_TASK OBJECTIVE_
Which lines come from the start of the records through the line that holds "(2*s^2 + 4*s"? Write them out word for word.

[EXCERPTED DATA Boundary: Start]

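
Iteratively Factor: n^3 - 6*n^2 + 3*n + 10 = (n - 2)*(n^2 - 4*n - 5) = (n - 5)*(n - 2)*(n + 1)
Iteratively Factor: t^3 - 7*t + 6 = (t - 1)*(t^2 + t - 6) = (t - 1)*(t + 3)*(t - 2)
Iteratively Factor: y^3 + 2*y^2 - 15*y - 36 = (y - 4)*(y^2 + 6*y + 9) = (y - 4)*(y + 3)*(y + 3)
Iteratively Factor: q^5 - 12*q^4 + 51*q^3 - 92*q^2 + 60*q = (q - 5)*(q^4 - 7*q^3 + 16*q^2 - 12*q) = (q - 5)*(q - 2)*(q^3 - 5*q^2 + 6*q) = (q - 5)*(q - 3)*(q - 2)*(q^2 - 2*q) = q*(q - 5)*(q - 3)*(q - 2)*(q - 2)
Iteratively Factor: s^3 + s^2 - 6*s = (s)*(s^2 + s - 6) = s*(s + 3)*(s - 2)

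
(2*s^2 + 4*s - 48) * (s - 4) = 2*s^3 - 4*s^2 - 64*s + 192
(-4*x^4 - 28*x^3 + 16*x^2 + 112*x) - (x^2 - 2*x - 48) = -4*x^4 - 28*x^3 + 15*x^2 + 114*x + 48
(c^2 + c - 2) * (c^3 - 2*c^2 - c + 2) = c^5 - c^4 - 5*c^3 + 5*c^2 + 4*c - 4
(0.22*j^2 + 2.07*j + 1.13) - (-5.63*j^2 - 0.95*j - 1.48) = 5.85*j^2 + 3.02*j + 2.61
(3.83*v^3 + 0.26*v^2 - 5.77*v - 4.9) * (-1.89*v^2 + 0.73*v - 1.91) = -7.2387*v^5 + 2.3045*v^4 + 3.7798*v^3 + 4.5523*v^2 + 7.4437*v + 9.359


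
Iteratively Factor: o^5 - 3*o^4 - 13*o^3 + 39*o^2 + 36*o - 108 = (o - 3)*(o^4 - 13*o^2 + 36) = (o - 3)*(o + 3)*(o^3 - 3*o^2 - 4*o + 12) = (o - 3)*(o - 2)*(o + 3)*(o^2 - o - 6) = (o - 3)^2*(o - 2)*(o + 3)*(o + 2)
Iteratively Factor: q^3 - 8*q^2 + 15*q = (q)*(q^2 - 8*q + 15) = q*(q - 5)*(q - 3)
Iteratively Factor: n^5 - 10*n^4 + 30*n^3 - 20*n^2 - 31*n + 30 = (n - 3)*(n^4 - 7*n^3 + 9*n^2 + 7*n - 10) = (n - 3)*(n - 1)*(n^3 - 6*n^2 + 3*n + 10) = (n - 5)*(n - 3)*(n - 1)*(n^2 - n - 2) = (n - 5)*(n - 3)*(n - 2)*(n - 1)*(n + 1)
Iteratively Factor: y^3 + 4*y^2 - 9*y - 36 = (y + 4)*(y^2 - 9) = (y - 3)*(y + 4)*(y + 3)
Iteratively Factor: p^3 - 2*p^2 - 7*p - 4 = (p - 4)*(p^2 + 2*p + 1) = (p - 4)*(p + 1)*(p + 1)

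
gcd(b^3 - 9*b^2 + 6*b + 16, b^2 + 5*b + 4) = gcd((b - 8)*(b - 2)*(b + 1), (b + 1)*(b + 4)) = b + 1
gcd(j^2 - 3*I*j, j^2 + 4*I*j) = j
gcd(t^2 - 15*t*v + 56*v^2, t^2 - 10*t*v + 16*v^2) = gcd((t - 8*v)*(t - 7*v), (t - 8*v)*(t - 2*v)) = t - 8*v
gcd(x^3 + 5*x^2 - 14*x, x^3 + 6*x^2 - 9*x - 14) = x^2 + 5*x - 14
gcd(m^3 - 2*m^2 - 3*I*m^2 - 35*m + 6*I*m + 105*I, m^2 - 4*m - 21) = m - 7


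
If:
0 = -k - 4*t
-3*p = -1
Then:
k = -4*t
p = 1/3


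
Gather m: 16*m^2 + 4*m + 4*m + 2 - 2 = 16*m^2 + 8*m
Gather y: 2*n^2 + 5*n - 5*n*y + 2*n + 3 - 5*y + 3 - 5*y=2*n^2 + 7*n + y*(-5*n - 10) + 6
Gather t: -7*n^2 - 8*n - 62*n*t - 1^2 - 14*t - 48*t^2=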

[EXCERPTED DATA Boundary: End]

_ANSWER AREA_
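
Iteratively Factor: n^3 - 6*n^2 + 3*n + 10 = (n - 2)*(n^2 - 4*n - 5) = (n - 5)*(n - 2)*(n + 1)
Iteratively Factor: t^3 - 7*t + 6 = (t - 1)*(t^2 + t - 6) = (t - 1)*(t + 3)*(t - 2)
Iteratively Factor: y^3 + 2*y^2 - 15*y - 36 = (y - 4)*(y^2 + 6*y + 9) = (y - 4)*(y + 3)*(y + 3)
Iteratively Factor: q^5 - 12*q^4 + 51*q^3 - 92*q^2 + 60*q = (q - 5)*(q^4 - 7*q^3 + 16*q^2 - 12*q) = (q - 5)*(q - 2)*(q^3 - 5*q^2 + 6*q) = (q - 5)*(q - 3)*(q - 2)*(q^2 - 2*q) = q*(q - 5)*(q - 3)*(q - 2)*(q - 2)
Iteratively Factor: s^3 + s^2 - 6*s = (s)*(s^2 + s - 6) = s*(s + 3)*(s - 2)

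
(2*s^2 + 4*s - 48) * (s - 4) = 2*s^3 - 4*s^2 - 64*s + 192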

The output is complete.